> _RECORD SET_
___

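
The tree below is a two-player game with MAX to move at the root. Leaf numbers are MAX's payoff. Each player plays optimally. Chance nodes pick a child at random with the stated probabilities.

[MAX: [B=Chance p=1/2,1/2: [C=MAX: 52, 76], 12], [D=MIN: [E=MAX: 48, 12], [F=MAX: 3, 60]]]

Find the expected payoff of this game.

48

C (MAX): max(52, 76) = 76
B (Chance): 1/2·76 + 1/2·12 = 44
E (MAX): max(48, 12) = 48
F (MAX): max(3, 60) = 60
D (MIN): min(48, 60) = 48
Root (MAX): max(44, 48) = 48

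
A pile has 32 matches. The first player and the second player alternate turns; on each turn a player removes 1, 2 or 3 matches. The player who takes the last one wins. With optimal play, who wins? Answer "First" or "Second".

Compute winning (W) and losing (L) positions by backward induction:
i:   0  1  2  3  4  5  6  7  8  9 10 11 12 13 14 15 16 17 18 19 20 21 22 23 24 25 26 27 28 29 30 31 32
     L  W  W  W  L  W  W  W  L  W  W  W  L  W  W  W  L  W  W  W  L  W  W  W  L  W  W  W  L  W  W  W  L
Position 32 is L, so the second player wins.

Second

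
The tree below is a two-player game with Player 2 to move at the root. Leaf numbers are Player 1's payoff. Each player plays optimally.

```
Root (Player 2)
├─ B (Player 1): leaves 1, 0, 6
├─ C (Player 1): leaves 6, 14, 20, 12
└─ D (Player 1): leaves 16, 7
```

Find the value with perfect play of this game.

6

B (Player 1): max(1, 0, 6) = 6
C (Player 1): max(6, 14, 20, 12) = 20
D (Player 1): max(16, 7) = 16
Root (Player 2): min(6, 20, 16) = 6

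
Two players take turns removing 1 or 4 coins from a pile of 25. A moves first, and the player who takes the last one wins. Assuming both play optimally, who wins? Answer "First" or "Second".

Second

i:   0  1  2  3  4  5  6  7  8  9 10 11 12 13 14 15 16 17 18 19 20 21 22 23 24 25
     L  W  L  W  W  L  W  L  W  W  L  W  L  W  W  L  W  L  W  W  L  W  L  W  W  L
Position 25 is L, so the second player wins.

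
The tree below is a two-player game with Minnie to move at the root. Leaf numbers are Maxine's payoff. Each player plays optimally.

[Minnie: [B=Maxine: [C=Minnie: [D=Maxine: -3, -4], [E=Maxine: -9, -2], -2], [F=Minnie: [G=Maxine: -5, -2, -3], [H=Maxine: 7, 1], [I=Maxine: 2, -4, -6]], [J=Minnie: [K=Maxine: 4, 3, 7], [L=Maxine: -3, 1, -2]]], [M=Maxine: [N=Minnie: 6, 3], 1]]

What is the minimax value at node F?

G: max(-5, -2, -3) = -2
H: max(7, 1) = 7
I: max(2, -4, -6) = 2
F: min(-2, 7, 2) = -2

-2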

___

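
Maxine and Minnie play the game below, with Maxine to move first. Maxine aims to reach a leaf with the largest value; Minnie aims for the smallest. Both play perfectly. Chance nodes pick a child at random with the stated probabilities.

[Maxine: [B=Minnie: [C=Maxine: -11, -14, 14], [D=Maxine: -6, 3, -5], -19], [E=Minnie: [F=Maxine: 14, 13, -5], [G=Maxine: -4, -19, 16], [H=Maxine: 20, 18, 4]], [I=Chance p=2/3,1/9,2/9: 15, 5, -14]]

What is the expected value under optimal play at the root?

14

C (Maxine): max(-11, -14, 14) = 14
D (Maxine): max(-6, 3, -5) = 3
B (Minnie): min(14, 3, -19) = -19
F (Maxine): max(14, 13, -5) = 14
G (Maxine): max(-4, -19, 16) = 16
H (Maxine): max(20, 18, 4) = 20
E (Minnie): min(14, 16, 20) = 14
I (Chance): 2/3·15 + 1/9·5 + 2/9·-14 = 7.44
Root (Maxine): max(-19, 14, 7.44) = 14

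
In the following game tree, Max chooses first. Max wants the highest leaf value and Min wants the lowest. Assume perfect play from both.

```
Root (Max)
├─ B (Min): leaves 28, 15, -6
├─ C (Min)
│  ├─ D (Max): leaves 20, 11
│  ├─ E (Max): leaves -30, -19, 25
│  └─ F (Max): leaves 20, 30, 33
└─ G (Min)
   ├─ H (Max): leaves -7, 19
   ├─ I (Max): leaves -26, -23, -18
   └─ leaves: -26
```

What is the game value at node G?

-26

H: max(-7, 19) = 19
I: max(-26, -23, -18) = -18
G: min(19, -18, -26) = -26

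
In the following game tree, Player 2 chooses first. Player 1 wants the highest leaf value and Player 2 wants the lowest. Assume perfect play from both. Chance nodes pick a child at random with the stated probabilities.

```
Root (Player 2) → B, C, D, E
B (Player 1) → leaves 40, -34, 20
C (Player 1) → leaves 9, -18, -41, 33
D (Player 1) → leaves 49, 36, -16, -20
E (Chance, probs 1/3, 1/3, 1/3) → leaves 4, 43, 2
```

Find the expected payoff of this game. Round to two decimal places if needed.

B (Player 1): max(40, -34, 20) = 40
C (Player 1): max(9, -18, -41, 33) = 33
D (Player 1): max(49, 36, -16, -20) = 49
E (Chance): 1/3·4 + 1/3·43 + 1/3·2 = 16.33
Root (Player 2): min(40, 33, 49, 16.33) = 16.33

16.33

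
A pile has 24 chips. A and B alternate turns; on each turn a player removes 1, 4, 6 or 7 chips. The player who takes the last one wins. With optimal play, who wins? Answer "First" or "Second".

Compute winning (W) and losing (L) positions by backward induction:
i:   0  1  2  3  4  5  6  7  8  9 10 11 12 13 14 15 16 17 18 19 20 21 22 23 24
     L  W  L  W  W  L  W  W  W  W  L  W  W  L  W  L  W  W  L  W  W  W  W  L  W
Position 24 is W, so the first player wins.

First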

___

> _EXERCISE GOAL_
Bring together every line in the entries that holds the string "Assume".

> _RESPONSE FOR THIS EXERCISE_
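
In the following game tree, Max chooses first. Max wants the highest leaf value and Min wants the lowest. Assume perfect play from both.
In the following game tree, Player 2 chooses first. Player 1 wants the highest leaf value and Player 2 wants the lowest. Assume perfect play from both. Chance nodes pick a child at random with the stated probabilities.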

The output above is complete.